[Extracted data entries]
>>>

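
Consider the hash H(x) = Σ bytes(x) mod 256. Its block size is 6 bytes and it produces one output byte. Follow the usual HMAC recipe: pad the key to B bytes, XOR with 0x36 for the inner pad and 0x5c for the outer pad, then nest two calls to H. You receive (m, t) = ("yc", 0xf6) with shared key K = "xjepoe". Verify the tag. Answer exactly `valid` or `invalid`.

Key "xjepoe" = 78 6a 65 70 6f 65 is exactly B = 6 bytes: K' = 78 6a 65 70 6f 65.
K' ⊕ ipad = 4e 5c 53 46 59 53; K' ⊕ opad = 24 36 39 2c 33 39.
Inner hash: sum = 78+92+83+70+89+83+121+99 = 715; mod 256 = 203 → cb.
Outer hash (recomputed tag): sum = 36+54+57+44+51+57+203 = 502; mod 256 = 246 → f6.
Recomputed tag = f6; claimed = f6 → match.

valid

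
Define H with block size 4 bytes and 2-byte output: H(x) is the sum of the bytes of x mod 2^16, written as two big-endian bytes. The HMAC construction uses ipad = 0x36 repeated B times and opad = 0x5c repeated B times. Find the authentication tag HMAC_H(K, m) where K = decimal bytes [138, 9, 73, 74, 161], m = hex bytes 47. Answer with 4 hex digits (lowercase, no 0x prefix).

028c

Key decimal bytes [138, 9, 73, 74, 161] = 8a 09 49 4a a1 is 5 bytes > B = 4, so hash it first: H(key) = 01 c7, then zero-pad to 4 bytes: K' = 01 c7 00 00.
K' ⊕ ipad = 37 f1 36 36.  K' ⊕ opad = 5d 9b 5c 5c.
Inner input = (K'⊕ipad) ∥ m = 37 f1 36 36 ∥ 47.
Inner hash: sum = 55+241+54+54+71 = 475 → 01 db.
Outer input = (K'⊕opad) ∥ inner = 5d 9b 5c 5c ∥ 01 db.
Outer hash (tag): sum = 93+155+92+92+1+219 = 652 → 02 8c.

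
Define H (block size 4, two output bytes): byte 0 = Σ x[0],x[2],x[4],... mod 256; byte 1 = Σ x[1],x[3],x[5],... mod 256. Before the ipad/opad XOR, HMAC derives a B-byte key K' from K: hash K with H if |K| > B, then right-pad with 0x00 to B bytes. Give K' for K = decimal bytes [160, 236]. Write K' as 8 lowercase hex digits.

Key decimal bytes [160, 236] = a0 ec is 2 bytes ≤ B = 4; zero-pad to 4 bytes: K' = a0 ec 00 00.

a0ec0000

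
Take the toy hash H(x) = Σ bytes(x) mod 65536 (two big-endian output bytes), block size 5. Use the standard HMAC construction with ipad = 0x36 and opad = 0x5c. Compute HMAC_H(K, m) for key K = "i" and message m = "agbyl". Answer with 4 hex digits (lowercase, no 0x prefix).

Key "i" = 69 is 1 byte ≤ B = 5; zero-pad to 5 bytes: K' = 69 00 00 00 00.
K' ⊕ ipad = 5f 36 36 36 36.  K' ⊕ opad = 35 5c 5c 5c 5c.
Inner input = (K'⊕ipad) ∥ m = 5f 36 36 36 36 ∥ 61 67 62 79 6c.
Inner hash: sum = 95+54+54+54+54+97+103+98+121+108 = 838 → 03 46.
Outer input = (K'⊕opad) ∥ inner = 35 5c 5c 5c 5c ∥ 03 46.
Outer hash (tag): sum = 53+92+92+92+92+3+70 = 494 → 01 ee.

01ee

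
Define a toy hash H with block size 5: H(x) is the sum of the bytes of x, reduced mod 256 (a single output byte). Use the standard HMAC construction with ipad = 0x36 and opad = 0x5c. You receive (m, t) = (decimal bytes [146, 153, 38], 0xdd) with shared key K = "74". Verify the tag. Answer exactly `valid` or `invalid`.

valid

Key "74" = 37 34 is 2 bytes ≤ B = 5; zero-pad to 5 bytes: K' = 37 34 00 00 00.
K' ⊕ ipad = 01 02 36 36 36; K' ⊕ opad = 6b 68 5c 5c 5c.
Inner hash: sum = 1+2+54+54+54+146+153+38 = 502; mod 256 = 246 → f6.
Outer hash (recomputed tag): sum = 107+104+92+92+92+246 = 733; mod 256 = 221 → dd.
Recomputed tag = dd; claimed = dd → match.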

<<<

## [WHAT TO WORK ON]
Take the lines above and print them exactly.

## [PROBLEM SOLUTION]
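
Consider the hash H(x) = Σ bytes(x) mod 256. Its block size is 6 bytes and it produces one output byte. Follow the usual HMAC recipe: pad the key to B bytes, XOR with 0x36 for the inner pad and 0x5c for the outer pad, then nest two calls to H. You receive (m, t) = ("yc", 0xf6) with shared key K = "xjepoe". Verify the tag. Answer exactly `valid` or `invalid`.

Key "xjepoe" = 78 6a 65 70 6f 65 is exactly B = 6 bytes: K' = 78 6a 65 70 6f 65.
K' ⊕ ipad = 4e 5c 53 46 59 53; K' ⊕ opad = 24 36 39 2c 33 39.
Inner hash: sum = 78+92+83+70+89+83+121+99 = 715; mod 256 = 203 → cb.
Outer hash (recomputed tag): sum = 36+54+57+44+51+57+203 = 502; mod 256 = 246 → f6.
Recomputed tag = f6; claimed = f6 → match.

valid

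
Define H with block size 4 bytes and 2-byte output: H(x) is the sum of the bytes of x mod 2^16, written as two big-endian bytes. The HMAC construction uses ipad = 0x36 repeated B times and opad = 0x5c repeated B times. Find the authentication tag HMAC_H(K, m) where K = decimal bytes [138, 9, 73, 74, 161], m = hex bytes 47. Answer with 4 hex digits (lowercase, no 0x prefix).

028c

Key decimal bytes [138, 9, 73, 74, 161] = 8a 09 49 4a a1 is 5 bytes > B = 4, so hash it first: H(key) = 01 c7, then zero-pad to 4 bytes: K' = 01 c7 00 00.
K' ⊕ ipad = 37 f1 36 36.  K' ⊕ opad = 5d 9b 5c 5c.
Inner input = (K'⊕ipad) ∥ m = 37 f1 36 36 ∥ 47.
Inner hash: sum = 55+241+54+54+71 = 475 → 01 db.
Outer input = (K'⊕opad) ∥ inner = 5d 9b 5c 5c ∥ 01 db.
Outer hash (tag): sum = 93+155+92+92+1+219 = 652 → 02 8c.

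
Define H (block size 4, two output bytes): byte 0 = Σ x[0],x[2],x[4],... mod 256; byte 1 = Σ x[1],x[3],x[5],... mod 256. Before the ipad/opad XOR, HMAC derives a B-byte key K' from K: hash K with H if |K| > B, then right-pad with 0x00 to B bytes. Give K' for K = decimal bytes [160, 236]. Write K' as 8 lowercase hex digits.

Key decimal bytes [160, 236] = a0 ec is 2 bytes ≤ B = 4; zero-pad to 4 bytes: K' = a0 ec 00 00.

a0ec0000

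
Take the toy hash H(x) = Σ bytes(x) mod 65536 (two big-endian output bytes), block size 5. Use the standard HMAC construction with ipad = 0x36 and opad = 0x5c. Compute HMAC_H(K, m) for key K = "i" and message m = "agbyl". Answer with 4 hex digits (lowercase, no 0x prefix).

Key "i" = 69 is 1 byte ≤ B = 5; zero-pad to 5 bytes: K' = 69 00 00 00 00.
K' ⊕ ipad = 5f 36 36 36 36.  K' ⊕ opad = 35 5c 5c 5c 5c.
Inner input = (K'⊕ipad) ∥ m = 5f 36 36 36 36 ∥ 61 67 62 79 6c.
Inner hash: sum = 95+54+54+54+54+97+103+98+121+108 = 838 → 03 46.
Outer input = (K'⊕opad) ∥ inner = 35 5c 5c 5c 5c ∥ 03 46.
Outer hash (tag): sum = 53+92+92+92+92+3+70 = 494 → 01 ee.

01ee

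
Define a toy hash H with block size 5: H(x) is the sum of the bytes of x, reduced mod 256 (a single output byte). Use the standard HMAC construction with ipad = 0x36 and opad = 0x5c. You receive (m, t) = (decimal bytes [146, 153, 38], 0xdd) with shared key K = "74". Verify the tag. Answer exactly `valid` or `invalid`.

valid

Key "74" = 37 34 is 2 bytes ≤ B = 5; zero-pad to 5 bytes: K' = 37 34 00 00 00.
K' ⊕ ipad = 01 02 36 36 36; K' ⊕ opad = 6b 68 5c 5c 5c.
Inner hash: sum = 1+2+54+54+54+146+153+38 = 502; mod 256 = 246 → f6.
Outer hash (recomputed tag): sum = 107+104+92+92+92+246 = 733; mod 256 = 221 → dd.
Recomputed tag = dd; claimed = dd → match.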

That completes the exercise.